**TASK**
Go through the data and copy each line where the string "Rhaskan" appears.

**DATA**
---
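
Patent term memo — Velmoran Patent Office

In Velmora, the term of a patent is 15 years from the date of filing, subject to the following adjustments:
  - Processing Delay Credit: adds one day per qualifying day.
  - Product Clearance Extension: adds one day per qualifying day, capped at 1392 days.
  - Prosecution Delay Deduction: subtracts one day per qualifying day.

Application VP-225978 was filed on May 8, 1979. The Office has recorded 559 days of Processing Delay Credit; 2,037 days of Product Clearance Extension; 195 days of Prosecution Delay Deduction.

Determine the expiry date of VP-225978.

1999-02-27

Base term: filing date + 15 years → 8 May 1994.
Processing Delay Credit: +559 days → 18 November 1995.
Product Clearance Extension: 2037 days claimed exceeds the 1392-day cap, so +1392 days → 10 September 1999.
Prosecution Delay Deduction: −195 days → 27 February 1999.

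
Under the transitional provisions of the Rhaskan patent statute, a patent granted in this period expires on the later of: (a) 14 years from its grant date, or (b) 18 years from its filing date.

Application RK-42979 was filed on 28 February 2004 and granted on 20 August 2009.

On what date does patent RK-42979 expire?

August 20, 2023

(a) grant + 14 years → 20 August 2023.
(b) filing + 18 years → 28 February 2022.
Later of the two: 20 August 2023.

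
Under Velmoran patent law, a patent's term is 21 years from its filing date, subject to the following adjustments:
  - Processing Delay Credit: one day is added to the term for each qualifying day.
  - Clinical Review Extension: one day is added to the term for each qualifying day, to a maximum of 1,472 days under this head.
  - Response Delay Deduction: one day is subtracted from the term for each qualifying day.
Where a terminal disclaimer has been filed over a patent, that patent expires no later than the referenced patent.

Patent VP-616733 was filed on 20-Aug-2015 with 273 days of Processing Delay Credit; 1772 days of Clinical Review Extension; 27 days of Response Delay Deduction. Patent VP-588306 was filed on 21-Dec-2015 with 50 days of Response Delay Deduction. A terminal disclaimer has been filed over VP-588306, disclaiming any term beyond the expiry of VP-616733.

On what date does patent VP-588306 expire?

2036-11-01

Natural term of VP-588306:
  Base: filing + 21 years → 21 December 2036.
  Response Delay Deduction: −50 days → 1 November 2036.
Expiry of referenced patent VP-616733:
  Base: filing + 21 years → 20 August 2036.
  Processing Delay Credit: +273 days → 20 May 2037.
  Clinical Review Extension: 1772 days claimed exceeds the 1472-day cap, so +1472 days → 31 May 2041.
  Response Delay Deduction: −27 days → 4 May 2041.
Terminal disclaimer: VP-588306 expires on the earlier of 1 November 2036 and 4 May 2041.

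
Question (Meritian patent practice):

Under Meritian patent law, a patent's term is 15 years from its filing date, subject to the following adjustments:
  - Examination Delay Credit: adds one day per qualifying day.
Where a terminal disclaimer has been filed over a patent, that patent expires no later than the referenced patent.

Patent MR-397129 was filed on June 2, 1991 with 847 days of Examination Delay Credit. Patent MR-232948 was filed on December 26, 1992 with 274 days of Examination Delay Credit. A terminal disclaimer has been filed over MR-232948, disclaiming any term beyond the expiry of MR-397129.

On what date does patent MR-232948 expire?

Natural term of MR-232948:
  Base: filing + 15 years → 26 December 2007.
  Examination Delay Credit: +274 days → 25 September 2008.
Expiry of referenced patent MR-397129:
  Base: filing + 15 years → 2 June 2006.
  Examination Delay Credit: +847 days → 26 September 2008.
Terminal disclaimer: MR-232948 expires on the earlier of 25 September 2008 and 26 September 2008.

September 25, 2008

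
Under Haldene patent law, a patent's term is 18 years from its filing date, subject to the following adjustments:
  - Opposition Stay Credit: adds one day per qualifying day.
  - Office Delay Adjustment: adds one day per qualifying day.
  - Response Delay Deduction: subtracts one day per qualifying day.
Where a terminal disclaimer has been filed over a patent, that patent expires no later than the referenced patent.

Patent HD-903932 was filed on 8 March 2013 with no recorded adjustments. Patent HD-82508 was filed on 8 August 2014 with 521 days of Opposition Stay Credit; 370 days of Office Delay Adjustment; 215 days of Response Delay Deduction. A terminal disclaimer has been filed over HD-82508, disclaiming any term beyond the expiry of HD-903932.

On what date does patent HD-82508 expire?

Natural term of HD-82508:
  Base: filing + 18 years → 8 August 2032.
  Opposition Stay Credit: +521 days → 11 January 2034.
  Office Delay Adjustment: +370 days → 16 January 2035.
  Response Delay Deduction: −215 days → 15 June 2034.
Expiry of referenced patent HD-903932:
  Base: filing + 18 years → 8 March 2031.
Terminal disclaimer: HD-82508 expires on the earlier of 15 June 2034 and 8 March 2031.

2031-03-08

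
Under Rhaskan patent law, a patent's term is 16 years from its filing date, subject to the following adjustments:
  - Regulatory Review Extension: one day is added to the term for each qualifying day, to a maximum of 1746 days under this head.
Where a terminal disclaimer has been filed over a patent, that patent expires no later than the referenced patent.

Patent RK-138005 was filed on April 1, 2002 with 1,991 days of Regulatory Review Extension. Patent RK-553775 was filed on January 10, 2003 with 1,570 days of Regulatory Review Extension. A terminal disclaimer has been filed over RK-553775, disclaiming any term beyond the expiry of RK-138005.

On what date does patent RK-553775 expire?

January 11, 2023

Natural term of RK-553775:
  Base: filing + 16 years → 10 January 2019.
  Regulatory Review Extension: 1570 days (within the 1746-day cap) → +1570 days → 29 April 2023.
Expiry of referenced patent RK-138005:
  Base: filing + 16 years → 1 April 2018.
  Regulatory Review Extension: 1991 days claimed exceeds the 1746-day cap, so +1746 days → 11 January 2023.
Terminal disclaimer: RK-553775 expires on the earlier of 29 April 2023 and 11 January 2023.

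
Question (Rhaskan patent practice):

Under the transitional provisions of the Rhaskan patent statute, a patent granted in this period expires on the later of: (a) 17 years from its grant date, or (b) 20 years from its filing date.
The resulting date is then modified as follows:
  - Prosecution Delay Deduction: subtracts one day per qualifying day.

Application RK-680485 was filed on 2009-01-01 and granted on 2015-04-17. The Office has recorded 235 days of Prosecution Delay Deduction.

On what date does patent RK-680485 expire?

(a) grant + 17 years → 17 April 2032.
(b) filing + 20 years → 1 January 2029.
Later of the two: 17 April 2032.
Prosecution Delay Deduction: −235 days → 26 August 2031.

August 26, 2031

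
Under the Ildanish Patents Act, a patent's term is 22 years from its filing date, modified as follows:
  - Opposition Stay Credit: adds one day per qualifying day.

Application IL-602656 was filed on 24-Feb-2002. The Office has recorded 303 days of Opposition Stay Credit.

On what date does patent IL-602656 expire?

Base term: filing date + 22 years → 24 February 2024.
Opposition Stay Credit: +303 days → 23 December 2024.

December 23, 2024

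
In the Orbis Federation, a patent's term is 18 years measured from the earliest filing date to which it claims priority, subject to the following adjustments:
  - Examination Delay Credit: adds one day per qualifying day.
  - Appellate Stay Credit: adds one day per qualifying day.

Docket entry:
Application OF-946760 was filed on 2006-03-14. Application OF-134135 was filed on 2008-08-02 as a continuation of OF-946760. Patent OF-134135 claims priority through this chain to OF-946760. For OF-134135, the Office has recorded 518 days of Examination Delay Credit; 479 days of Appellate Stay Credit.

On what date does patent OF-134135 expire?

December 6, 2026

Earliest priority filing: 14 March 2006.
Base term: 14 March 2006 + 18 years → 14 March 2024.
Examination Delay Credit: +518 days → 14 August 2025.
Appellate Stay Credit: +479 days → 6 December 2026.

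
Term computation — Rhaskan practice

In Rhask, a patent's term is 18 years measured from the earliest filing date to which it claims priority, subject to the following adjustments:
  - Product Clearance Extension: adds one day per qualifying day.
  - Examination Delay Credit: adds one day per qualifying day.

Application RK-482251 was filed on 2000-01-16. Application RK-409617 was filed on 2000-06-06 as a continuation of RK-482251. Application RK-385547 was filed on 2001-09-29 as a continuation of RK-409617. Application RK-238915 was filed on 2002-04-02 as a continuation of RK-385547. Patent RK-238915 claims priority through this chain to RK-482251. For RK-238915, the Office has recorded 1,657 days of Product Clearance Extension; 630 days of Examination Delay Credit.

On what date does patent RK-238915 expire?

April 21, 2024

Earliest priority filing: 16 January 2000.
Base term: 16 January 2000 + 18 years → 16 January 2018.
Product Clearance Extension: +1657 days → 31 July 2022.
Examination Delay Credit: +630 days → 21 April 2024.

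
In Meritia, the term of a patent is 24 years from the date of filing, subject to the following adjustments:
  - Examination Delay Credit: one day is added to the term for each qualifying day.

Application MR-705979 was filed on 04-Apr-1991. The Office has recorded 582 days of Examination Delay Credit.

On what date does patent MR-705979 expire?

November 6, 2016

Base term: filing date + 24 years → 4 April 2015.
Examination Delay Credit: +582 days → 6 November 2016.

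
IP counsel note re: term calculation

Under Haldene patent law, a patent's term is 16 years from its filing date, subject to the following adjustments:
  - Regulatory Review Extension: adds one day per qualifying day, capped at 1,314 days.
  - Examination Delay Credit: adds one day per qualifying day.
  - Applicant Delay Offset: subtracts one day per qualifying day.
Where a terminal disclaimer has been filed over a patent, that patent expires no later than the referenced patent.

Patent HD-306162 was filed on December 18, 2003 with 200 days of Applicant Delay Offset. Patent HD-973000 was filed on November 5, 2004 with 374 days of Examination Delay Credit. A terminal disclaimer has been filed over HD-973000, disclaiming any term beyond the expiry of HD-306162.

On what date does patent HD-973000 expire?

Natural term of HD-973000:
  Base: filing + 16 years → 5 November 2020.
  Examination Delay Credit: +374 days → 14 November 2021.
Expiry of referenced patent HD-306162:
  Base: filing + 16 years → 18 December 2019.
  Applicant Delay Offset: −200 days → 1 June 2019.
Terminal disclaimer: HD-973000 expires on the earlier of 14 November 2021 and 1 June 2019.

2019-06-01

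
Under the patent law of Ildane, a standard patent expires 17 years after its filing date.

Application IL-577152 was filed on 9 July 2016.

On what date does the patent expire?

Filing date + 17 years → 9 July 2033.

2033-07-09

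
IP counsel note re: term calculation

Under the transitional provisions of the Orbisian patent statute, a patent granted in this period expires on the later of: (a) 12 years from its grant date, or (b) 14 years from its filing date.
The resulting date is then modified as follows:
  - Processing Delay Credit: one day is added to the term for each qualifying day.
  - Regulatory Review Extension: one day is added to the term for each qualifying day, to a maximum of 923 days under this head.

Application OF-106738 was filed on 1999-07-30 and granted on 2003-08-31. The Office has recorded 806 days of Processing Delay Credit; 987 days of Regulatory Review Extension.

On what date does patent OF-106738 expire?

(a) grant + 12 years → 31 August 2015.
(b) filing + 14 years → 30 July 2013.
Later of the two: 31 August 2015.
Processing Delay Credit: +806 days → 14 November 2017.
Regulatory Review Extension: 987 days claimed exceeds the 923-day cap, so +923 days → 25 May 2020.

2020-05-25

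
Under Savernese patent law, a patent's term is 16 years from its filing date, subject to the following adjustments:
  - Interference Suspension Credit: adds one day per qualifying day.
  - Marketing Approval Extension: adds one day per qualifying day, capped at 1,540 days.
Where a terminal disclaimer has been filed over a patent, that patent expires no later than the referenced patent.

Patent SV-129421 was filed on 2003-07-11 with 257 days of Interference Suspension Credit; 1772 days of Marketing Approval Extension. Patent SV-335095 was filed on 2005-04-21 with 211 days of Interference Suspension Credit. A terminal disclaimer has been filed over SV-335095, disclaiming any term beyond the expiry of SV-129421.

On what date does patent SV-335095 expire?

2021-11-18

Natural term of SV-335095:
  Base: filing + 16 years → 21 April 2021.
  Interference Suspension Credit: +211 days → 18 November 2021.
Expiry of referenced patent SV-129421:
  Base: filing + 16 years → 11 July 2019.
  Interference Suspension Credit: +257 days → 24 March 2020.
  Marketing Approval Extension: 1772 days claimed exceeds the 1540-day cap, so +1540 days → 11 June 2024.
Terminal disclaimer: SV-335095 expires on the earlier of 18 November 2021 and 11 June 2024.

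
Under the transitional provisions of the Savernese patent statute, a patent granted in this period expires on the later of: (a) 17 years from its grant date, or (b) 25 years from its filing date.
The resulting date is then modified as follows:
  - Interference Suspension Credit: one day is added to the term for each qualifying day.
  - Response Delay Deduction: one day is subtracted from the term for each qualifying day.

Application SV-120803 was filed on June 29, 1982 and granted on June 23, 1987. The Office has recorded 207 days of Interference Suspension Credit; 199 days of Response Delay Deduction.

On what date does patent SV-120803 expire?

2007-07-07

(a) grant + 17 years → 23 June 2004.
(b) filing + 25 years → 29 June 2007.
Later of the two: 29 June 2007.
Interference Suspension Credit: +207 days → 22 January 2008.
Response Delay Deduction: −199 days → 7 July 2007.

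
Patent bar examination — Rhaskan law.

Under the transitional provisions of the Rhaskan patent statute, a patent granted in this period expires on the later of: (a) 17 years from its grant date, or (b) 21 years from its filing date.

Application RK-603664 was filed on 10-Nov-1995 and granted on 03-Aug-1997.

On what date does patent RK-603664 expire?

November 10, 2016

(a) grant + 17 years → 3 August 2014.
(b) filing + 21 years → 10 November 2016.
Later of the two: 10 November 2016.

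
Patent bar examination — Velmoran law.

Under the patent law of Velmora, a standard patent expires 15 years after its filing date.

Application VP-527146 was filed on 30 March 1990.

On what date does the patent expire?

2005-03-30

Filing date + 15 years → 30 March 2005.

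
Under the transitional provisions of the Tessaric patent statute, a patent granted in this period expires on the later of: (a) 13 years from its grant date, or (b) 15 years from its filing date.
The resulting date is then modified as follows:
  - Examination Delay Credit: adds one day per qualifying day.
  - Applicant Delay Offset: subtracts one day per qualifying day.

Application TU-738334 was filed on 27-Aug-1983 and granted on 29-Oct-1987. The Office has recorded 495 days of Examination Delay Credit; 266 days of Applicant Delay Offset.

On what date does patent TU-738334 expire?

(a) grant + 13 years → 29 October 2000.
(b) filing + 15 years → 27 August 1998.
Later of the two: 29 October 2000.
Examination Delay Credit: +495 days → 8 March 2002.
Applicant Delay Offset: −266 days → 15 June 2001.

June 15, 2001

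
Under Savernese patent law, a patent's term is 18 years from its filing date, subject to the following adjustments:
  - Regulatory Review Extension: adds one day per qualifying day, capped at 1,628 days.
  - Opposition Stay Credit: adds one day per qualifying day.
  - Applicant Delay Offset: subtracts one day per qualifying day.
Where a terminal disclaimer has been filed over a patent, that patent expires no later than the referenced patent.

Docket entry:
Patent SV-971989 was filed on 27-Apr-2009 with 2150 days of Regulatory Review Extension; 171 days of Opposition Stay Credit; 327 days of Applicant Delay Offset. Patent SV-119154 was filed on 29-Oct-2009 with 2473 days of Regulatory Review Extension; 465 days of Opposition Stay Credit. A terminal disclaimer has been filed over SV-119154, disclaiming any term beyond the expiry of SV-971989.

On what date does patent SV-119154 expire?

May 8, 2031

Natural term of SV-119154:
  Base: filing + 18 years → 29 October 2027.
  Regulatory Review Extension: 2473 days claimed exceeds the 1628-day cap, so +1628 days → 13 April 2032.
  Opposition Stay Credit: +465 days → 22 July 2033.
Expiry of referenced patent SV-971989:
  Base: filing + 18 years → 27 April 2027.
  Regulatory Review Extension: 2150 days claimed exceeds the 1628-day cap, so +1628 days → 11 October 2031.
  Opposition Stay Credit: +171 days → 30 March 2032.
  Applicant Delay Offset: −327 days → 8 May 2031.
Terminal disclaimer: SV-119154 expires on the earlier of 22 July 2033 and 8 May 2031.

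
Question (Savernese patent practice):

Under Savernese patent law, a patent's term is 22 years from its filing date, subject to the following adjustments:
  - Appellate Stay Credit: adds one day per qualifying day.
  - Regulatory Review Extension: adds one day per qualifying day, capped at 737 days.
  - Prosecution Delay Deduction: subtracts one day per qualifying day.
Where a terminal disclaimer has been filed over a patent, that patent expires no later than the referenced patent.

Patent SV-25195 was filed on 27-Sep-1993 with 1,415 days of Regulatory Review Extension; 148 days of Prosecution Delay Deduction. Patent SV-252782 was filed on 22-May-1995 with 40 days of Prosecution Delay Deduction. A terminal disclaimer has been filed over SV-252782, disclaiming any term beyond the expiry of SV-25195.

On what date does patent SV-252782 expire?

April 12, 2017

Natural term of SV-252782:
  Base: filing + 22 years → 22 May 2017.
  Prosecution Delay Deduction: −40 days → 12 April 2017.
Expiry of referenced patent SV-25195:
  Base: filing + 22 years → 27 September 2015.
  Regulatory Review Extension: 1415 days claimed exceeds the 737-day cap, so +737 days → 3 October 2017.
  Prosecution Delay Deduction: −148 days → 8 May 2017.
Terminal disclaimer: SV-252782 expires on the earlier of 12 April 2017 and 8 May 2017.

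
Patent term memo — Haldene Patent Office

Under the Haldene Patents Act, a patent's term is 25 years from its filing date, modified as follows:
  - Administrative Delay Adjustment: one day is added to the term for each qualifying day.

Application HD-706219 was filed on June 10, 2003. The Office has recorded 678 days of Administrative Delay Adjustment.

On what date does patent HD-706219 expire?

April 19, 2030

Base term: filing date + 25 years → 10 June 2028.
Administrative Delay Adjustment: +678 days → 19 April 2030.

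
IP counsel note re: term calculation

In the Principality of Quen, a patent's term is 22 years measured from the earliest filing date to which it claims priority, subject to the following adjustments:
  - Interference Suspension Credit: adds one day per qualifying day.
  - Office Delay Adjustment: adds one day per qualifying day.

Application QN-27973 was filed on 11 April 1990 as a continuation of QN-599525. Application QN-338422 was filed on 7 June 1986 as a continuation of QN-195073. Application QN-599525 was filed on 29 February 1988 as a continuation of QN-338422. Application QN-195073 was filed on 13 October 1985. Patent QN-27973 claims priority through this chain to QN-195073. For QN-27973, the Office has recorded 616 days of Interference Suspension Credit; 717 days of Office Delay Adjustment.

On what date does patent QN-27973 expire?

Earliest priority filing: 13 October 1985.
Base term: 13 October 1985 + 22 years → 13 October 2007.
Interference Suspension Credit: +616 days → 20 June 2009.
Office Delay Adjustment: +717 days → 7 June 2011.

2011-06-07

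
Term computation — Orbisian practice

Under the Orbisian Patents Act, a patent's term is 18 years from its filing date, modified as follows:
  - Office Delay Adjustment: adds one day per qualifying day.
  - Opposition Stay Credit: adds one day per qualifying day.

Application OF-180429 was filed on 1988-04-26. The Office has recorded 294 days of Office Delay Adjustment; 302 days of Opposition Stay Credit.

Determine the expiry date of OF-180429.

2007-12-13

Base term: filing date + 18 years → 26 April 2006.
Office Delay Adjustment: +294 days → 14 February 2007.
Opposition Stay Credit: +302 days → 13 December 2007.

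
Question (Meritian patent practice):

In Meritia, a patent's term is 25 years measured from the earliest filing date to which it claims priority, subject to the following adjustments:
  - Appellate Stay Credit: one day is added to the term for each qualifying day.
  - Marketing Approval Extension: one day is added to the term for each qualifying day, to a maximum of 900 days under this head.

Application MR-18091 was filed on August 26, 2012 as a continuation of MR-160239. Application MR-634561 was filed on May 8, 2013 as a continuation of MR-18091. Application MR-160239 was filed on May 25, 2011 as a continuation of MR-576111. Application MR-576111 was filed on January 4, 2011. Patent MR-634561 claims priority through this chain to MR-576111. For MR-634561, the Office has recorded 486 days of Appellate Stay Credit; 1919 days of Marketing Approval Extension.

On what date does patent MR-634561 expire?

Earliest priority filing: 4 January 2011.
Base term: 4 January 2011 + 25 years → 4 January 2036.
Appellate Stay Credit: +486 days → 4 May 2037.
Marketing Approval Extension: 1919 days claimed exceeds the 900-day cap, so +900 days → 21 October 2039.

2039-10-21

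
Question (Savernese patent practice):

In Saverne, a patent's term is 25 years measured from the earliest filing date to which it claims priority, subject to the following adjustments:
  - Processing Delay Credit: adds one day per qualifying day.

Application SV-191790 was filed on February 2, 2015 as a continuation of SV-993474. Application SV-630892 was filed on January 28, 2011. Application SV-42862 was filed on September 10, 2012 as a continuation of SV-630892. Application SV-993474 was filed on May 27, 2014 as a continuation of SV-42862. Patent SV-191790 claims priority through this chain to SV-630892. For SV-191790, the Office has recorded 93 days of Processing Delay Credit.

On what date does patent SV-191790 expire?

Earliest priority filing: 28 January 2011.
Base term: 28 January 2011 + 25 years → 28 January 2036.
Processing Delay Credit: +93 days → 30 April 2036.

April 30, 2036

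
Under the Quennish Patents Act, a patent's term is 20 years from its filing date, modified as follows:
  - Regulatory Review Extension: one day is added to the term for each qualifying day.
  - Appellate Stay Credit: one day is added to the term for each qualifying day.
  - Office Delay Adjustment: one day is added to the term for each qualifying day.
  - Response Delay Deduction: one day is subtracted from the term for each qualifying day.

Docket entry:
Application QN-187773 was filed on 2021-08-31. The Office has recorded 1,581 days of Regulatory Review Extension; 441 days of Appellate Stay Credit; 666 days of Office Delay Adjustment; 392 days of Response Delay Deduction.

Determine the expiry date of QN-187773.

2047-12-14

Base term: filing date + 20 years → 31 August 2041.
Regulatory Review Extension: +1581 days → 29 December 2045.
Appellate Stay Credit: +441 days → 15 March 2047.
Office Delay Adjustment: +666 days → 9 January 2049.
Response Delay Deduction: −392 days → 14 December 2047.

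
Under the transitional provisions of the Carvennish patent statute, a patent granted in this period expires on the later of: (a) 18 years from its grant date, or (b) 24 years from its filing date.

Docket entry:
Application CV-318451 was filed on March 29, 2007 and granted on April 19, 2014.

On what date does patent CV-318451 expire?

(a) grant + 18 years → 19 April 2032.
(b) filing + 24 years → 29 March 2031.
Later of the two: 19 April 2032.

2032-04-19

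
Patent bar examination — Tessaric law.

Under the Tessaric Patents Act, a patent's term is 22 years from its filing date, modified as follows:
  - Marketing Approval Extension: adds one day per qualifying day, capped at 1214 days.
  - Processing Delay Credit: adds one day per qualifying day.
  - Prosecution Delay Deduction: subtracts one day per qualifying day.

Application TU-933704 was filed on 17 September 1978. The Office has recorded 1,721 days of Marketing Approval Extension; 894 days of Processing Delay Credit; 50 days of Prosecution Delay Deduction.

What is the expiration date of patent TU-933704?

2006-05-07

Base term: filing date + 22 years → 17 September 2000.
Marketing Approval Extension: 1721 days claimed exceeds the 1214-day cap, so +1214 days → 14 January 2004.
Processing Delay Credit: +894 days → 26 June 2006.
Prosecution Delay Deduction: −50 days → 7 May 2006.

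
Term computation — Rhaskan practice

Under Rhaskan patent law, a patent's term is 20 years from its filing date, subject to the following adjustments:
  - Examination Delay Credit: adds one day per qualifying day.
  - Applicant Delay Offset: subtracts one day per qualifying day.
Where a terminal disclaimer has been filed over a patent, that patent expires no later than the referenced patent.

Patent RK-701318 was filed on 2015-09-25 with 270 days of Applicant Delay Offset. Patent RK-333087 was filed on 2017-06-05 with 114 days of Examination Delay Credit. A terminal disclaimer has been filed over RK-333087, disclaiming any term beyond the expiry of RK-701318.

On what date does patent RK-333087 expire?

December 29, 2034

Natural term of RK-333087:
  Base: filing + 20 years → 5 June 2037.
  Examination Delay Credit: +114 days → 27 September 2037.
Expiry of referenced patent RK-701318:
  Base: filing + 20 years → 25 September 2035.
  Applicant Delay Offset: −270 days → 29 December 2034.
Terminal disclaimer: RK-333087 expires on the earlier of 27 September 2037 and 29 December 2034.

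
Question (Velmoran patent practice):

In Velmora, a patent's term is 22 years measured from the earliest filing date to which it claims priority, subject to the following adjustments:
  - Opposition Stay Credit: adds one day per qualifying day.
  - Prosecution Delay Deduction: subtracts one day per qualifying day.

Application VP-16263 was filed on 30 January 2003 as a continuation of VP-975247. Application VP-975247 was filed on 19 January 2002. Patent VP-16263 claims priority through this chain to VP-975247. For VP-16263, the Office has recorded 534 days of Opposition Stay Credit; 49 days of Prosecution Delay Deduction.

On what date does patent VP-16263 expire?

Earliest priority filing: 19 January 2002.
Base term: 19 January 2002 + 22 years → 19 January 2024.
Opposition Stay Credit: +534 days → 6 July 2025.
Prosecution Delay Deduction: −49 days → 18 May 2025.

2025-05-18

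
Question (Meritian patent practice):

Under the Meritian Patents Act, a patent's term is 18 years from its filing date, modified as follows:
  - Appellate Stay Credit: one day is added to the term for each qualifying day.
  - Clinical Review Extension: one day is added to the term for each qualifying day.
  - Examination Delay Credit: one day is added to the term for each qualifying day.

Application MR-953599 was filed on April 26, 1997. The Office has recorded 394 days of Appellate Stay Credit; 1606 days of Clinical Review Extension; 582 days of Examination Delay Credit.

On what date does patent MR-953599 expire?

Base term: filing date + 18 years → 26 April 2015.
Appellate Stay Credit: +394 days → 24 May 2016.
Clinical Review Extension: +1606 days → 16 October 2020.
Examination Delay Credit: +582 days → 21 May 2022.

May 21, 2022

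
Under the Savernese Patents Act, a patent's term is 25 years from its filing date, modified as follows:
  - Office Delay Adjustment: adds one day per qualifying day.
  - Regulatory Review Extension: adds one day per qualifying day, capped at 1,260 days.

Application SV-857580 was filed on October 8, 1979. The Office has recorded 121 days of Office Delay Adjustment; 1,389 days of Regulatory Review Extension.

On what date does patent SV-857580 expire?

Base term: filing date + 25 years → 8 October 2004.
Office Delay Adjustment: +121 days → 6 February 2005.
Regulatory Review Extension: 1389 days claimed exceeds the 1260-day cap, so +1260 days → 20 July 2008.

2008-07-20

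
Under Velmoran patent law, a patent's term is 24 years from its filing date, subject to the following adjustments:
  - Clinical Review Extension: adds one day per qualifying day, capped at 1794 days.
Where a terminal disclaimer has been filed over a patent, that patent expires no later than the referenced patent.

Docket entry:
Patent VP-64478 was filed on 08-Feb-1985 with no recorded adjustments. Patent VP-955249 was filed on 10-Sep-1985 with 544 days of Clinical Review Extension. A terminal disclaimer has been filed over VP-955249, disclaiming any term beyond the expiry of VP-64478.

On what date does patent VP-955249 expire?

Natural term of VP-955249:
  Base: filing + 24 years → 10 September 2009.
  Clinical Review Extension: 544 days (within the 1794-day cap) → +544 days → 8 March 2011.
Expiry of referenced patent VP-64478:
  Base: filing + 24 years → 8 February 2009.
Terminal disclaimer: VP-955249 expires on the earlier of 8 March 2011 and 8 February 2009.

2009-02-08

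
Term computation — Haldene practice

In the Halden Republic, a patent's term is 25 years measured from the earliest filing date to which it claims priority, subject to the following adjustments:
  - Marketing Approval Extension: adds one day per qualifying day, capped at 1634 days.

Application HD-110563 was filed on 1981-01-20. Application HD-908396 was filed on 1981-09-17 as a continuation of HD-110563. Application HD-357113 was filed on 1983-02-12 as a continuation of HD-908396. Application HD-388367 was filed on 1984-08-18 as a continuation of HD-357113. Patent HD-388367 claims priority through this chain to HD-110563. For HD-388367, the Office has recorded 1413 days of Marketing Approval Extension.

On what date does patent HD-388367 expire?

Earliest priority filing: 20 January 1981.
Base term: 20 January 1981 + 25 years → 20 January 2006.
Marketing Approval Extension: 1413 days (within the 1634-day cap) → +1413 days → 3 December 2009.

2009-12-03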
---
**RESULT BELOW**
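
Under the transitional provisions of the Rhaskan patent statute, a patent granted in this period expires on the later of: (a) 14 years from its grant date, or (b) 18 years from its filing date.
Under Rhaskan patent law, a patent's term is 16 years from its filing date, subject to the following adjustments:
Question (Rhaskan patent practice):
Under the transitional provisions of the Rhaskan patent statute, a patent granted in this period expires on the later of: (a) 17 years from its grant date, or (b) 20 years from its filing date.
Term computation — Rhaskan practice
Patent bar examination — Rhaskan law.
Under the transitional provisions of the Rhaskan patent statute, a patent granted in this period expires on the later of: (a) 17 years from its grant date, or (b) 21 years from its filing date.
Term computation — Rhaskan practice
Under Rhaskan patent law, a patent's term is 20 years from its filing date, subject to the following adjustments: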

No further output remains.